**Work to be completed:** Write out every entry once more, character for character.

[Start of section]

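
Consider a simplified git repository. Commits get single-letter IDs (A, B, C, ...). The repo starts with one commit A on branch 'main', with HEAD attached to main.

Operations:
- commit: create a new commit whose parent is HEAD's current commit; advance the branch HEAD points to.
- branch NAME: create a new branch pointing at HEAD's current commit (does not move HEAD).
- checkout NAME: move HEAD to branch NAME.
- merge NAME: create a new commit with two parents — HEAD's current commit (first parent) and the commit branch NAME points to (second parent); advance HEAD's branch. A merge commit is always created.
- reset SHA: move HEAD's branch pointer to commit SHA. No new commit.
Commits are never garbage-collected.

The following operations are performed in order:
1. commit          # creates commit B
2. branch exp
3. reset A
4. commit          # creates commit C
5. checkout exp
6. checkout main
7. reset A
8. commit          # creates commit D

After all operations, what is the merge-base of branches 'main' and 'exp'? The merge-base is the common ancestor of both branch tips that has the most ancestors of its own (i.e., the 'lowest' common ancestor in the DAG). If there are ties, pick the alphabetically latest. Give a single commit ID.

Answer: A

Derivation:
After op 1 (commit): HEAD=main@B [main=B]
After op 2 (branch): HEAD=main@B [exp=B main=B]
After op 3 (reset): HEAD=main@A [exp=B main=A]
After op 4 (commit): HEAD=main@C [exp=B main=C]
After op 5 (checkout): HEAD=exp@B [exp=B main=C]
After op 6 (checkout): HEAD=main@C [exp=B main=C]
After op 7 (reset): HEAD=main@A [exp=B main=A]
After op 8 (commit): HEAD=main@D [exp=B main=D]
ancestors(main=D): ['A', 'D']
ancestors(exp=B): ['A', 'B']
common: ['A']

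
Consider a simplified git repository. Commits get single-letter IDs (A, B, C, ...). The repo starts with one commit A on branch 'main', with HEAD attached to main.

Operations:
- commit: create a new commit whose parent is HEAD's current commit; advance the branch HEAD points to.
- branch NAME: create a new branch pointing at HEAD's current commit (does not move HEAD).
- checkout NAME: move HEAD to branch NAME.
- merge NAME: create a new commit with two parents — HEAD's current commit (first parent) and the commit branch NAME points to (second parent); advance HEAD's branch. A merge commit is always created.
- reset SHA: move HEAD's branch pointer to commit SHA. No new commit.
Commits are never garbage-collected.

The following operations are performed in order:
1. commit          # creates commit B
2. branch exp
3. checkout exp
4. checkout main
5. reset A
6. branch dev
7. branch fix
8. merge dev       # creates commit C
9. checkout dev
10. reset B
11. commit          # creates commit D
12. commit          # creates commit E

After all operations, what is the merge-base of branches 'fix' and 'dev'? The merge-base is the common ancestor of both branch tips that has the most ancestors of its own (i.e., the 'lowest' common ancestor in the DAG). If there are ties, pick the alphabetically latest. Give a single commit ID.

After op 1 (commit): HEAD=main@B [main=B]
After op 2 (branch): HEAD=main@B [exp=B main=B]
After op 3 (checkout): HEAD=exp@B [exp=B main=B]
After op 4 (checkout): HEAD=main@B [exp=B main=B]
After op 5 (reset): HEAD=main@A [exp=B main=A]
After op 6 (branch): HEAD=main@A [dev=A exp=B main=A]
After op 7 (branch): HEAD=main@A [dev=A exp=B fix=A main=A]
After op 8 (merge): HEAD=main@C [dev=A exp=B fix=A main=C]
After op 9 (checkout): HEAD=dev@A [dev=A exp=B fix=A main=C]
After op 10 (reset): HEAD=dev@B [dev=B exp=B fix=A main=C]
After op 11 (commit): HEAD=dev@D [dev=D exp=B fix=A main=C]
After op 12 (commit): HEAD=dev@E [dev=E exp=B fix=A main=C]
ancestors(fix=A): ['A']
ancestors(dev=E): ['A', 'B', 'D', 'E']
common: ['A']

Answer: A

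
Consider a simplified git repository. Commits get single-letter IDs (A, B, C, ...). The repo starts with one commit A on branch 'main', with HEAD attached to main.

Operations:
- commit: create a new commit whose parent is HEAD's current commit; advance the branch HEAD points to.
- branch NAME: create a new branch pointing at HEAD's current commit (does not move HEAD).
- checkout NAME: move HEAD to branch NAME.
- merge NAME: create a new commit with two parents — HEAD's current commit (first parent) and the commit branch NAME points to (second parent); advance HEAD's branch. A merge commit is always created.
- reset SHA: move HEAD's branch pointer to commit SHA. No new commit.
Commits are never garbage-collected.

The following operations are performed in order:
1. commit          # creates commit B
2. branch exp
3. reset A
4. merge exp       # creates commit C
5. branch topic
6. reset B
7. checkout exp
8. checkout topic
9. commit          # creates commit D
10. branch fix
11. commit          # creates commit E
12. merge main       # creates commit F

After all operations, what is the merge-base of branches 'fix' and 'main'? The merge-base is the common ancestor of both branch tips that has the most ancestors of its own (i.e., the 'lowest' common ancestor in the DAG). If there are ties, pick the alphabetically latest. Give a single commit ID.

Answer: B

Derivation:
After op 1 (commit): HEAD=main@B [main=B]
After op 2 (branch): HEAD=main@B [exp=B main=B]
After op 3 (reset): HEAD=main@A [exp=B main=A]
After op 4 (merge): HEAD=main@C [exp=B main=C]
After op 5 (branch): HEAD=main@C [exp=B main=C topic=C]
After op 6 (reset): HEAD=main@B [exp=B main=B topic=C]
After op 7 (checkout): HEAD=exp@B [exp=B main=B topic=C]
After op 8 (checkout): HEAD=topic@C [exp=B main=B topic=C]
After op 9 (commit): HEAD=topic@D [exp=B main=B topic=D]
After op 10 (branch): HEAD=topic@D [exp=B fix=D main=B topic=D]
After op 11 (commit): HEAD=topic@E [exp=B fix=D main=B topic=E]
After op 12 (merge): HEAD=topic@F [exp=B fix=D main=B topic=F]
ancestors(fix=D): ['A', 'B', 'C', 'D']
ancestors(main=B): ['A', 'B']
common: ['A', 'B']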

[End of section]

**Output of the task:**
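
Consider a simplified git repository. Commits get single-letter IDs (A, B, C, ...). The repo starts with one commit A on branch 'main', with HEAD attached to main.

Operations:
- commit: create a new commit whose parent is HEAD's current commit; advance the branch HEAD points to.
- branch NAME: create a new branch pointing at HEAD's current commit (does not move HEAD).
- checkout NAME: move HEAD to branch NAME.
- merge NAME: create a new commit with two parents — HEAD's current commit (first parent) and the commit branch NAME points to (second parent); advance HEAD's branch. A merge commit is always created.
- reset SHA: move HEAD's branch pointer to commit SHA. No new commit.
Commits are never garbage-collected.

The following operations are performed in order:
1. commit          # creates commit B
2. branch exp
3. reset A
4. commit          # creates commit C
5. checkout exp
6. checkout main
7. reset A
8. commit          # creates commit D

After all operations, what is the merge-base of branches 'main' and 'exp'? The merge-base is the common ancestor of both branch tips that has the most ancestors of its own (i.e., the 'lowest' common ancestor in the DAG). If there are ties, pick the alphabetically latest. Give a single commit ID.

Answer: A

Derivation:
After op 1 (commit): HEAD=main@B [main=B]
After op 2 (branch): HEAD=main@B [exp=B main=B]
After op 3 (reset): HEAD=main@A [exp=B main=A]
After op 4 (commit): HEAD=main@C [exp=B main=C]
After op 5 (checkout): HEAD=exp@B [exp=B main=C]
After op 6 (checkout): HEAD=main@C [exp=B main=C]
After op 7 (reset): HEAD=main@A [exp=B main=A]
After op 8 (commit): HEAD=main@D [exp=B main=D]
ancestors(main=D): ['A', 'D']
ancestors(exp=B): ['A', 'B']
common: ['A']

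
Consider a simplified git repository. Commits get single-letter IDs (A, B, C, ...). The repo starts with one commit A on branch 'main', with HEAD attached to main.

Operations:
- commit: create a new commit whose parent is HEAD's current commit; advance the branch HEAD points to.
- branch NAME: create a new branch pointing at HEAD's current commit (does not move HEAD).
- checkout NAME: move HEAD to branch NAME.
- merge NAME: create a new commit with two parents — HEAD's current commit (first parent) and the commit branch NAME points to (second parent); advance HEAD's branch. A merge commit is always created.
- reset SHA: move HEAD's branch pointer to commit SHA. No new commit.
Commits are never garbage-collected.

The following operations are performed in order:
1. commit          # creates commit B
2. branch exp
3. checkout exp
4. checkout main
5. reset A
6. branch dev
7. branch fix
8. merge dev       # creates commit C
9. checkout dev
10. reset B
11. commit          # creates commit D
12. commit          # creates commit E

After all operations, what is the merge-base of branches 'fix' and 'dev'? The merge-base is the common ancestor of both branch tips that has the most ancestors of its own (i.e., the 'lowest' common ancestor in the DAG). If there are ties, pick the alphabetically latest. Give a single commit ID.

After op 1 (commit): HEAD=main@B [main=B]
After op 2 (branch): HEAD=main@B [exp=B main=B]
After op 3 (checkout): HEAD=exp@B [exp=B main=B]
After op 4 (checkout): HEAD=main@B [exp=B main=B]
After op 5 (reset): HEAD=main@A [exp=B main=A]
After op 6 (branch): HEAD=main@A [dev=A exp=B main=A]
After op 7 (branch): HEAD=main@A [dev=A exp=B fix=A main=A]
After op 8 (merge): HEAD=main@C [dev=A exp=B fix=A main=C]
After op 9 (checkout): HEAD=dev@A [dev=A exp=B fix=A main=C]
After op 10 (reset): HEAD=dev@B [dev=B exp=B fix=A main=C]
After op 11 (commit): HEAD=dev@D [dev=D exp=B fix=A main=C]
After op 12 (commit): HEAD=dev@E [dev=E exp=B fix=A main=C]
ancestors(fix=A): ['A']
ancestors(dev=E): ['A', 'B', 'D', 'E']
common: ['A']

Answer: A

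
Consider a simplified git repository. Commits get single-letter IDs (A, B, C, ...). The repo starts with one commit A on branch 'main', with HEAD attached to main.

Operations:
- commit: create a new commit whose parent is HEAD's current commit; advance the branch HEAD points to.
- branch NAME: create a new branch pointing at HEAD's current commit (does not move HEAD).
- checkout NAME: move HEAD to branch NAME.
- merge NAME: create a new commit with two parents — HEAD's current commit (first parent) and the commit branch NAME points to (second parent); advance HEAD's branch. A merge commit is always created.
- reset SHA: move HEAD's branch pointer to commit SHA. No new commit.
Commits are never garbage-collected.

The following operations are performed in order:
1. commit          # creates commit B
2. branch exp
3. reset A
4. merge exp       # creates commit C
5. branch topic
6. reset B
7. checkout exp
8. checkout topic
9. commit          # creates commit D
10. branch fix
11. commit          # creates commit E
12. merge main       # creates commit F

After all operations, what is the merge-base of branches 'fix' and 'main'? The merge-base is the common ancestor of both branch tips that has the most ancestors of its own (i.e., the 'lowest' common ancestor in the DAG). If there are ties, pick the alphabetically latest. Give a single commit ID.

Answer: B

Derivation:
After op 1 (commit): HEAD=main@B [main=B]
After op 2 (branch): HEAD=main@B [exp=B main=B]
After op 3 (reset): HEAD=main@A [exp=B main=A]
After op 4 (merge): HEAD=main@C [exp=B main=C]
After op 5 (branch): HEAD=main@C [exp=B main=C topic=C]
After op 6 (reset): HEAD=main@B [exp=B main=B topic=C]
After op 7 (checkout): HEAD=exp@B [exp=B main=B topic=C]
After op 8 (checkout): HEAD=topic@C [exp=B main=B topic=C]
After op 9 (commit): HEAD=topic@D [exp=B main=B topic=D]
After op 10 (branch): HEAD=topic@D [exp=B fix=D main=B topic=D]
After op 11 (commit): HEAD=topic@E [exp=B fix=D main=B topic=E]
After op 12 (merge): HEAD=topic@F [exp=B fix=D main=B topic=F]
ancestors(fix=D): ['A', 'B', 'C', 'D']
ancestors(main=B): ['A', 'B']
common: ['A', 'B']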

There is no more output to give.